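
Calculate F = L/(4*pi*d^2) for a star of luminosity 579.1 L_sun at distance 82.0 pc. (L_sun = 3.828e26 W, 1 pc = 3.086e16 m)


F = L / (4*pi*d^2) = 2.217e+29 / (4*pi*(2.531e+18)^2) = 2.755e-09

2.755e-09 W/m^2


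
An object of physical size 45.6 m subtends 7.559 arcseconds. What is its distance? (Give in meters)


D = size / theta_rad, theta_rad = 7.559 * pi/(180*3600) = 3.665e-05, D = 1.244e+06

1.244e+06 m


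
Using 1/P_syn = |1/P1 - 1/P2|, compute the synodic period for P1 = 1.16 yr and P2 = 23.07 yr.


1/P_syn = |1/P1 - 1/P2| = |1/1.16 - 1/23.07| => P_syn = 1.2214

1.2214 years


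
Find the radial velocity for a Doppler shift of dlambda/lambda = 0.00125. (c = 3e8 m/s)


v = (dlambda/lambda) * c = 0.00125 * 3e8 = 375000.0

375000.0 m/s


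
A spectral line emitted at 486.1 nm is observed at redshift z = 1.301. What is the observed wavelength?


lam_obs = lam_emit * (1 + z) = 486.1 * (1 + 1.301) = 1118.5161

1118.5161 nm


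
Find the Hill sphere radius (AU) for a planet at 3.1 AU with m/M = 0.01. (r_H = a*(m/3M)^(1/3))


r_H = a * (m/3M)^(1/3) = 3.1 * (0.01/3)^(1/3) = 0.4631

0.4631 AU


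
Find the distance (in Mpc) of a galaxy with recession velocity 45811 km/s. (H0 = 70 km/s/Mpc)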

### Directions
Every entry above should be duplicated exactly.

### Answer for the task
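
Calculate F = L/(4*pi*d^2) for a star of luminosity 579.1 L_sun at distance 82.0 pc. (L_sun = 3.828e26 W, 1 pc = 3.086e16 m)


F = L / (4*pi*d^2) = 2.217e+29 / (4*pi*(2.531e+18)^2) = 2.755e-09

2.755e-09 W/m^2


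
An object of physical size 45.6 m subtends 7.559 arcseconds. What is its distance? (Give in meters)


D = size / theta_rad, theta_rad = 7.559 * pi/(180*3600) = 3.665e-05, D = 1.244e+06

1.244e+06 m


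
Using 1/P_syn = |1/P1 - 1/P2|, compute the synodic period for P1 = 1.16 yr and P2 = 23.07 yr.


1/P_syn = |1/P1 - 1/P2| = |1/1.16 - 1/23.07| => P_syn = 1.2214

1.2214 years


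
Find the radial velocity for a Doppler shift of dlambda/lambda = 0.00125. (c = 3e8 m/s)


v = (dlambda/lambda) * c = 0.00125 * 3e8 = 375000.0

375000.0 m/s


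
A spectral line emitted at 486.1 nm is observed at redshift z = 1.301. What is the observed wavelength?


lam_obs = lam_emit * (1 + z) = 486.1 * (1 + 1.301) = 1118.5161

1118.5161 nm


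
Find the Hill sphere radius (AU) for a planet at 3.1 AU with m/M = 0.01. (r_H = a*(m/3M)^(1/3))


r_H = a * (m/3M)^(1/3) = 3.1 * (0.01/3)^(1/3) = 0.4631

0.4631 AU


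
Find the distance (in Mpc) of a galaxy with recession velocity 45811 km/s. (H0 = 70 km/s/Mpc)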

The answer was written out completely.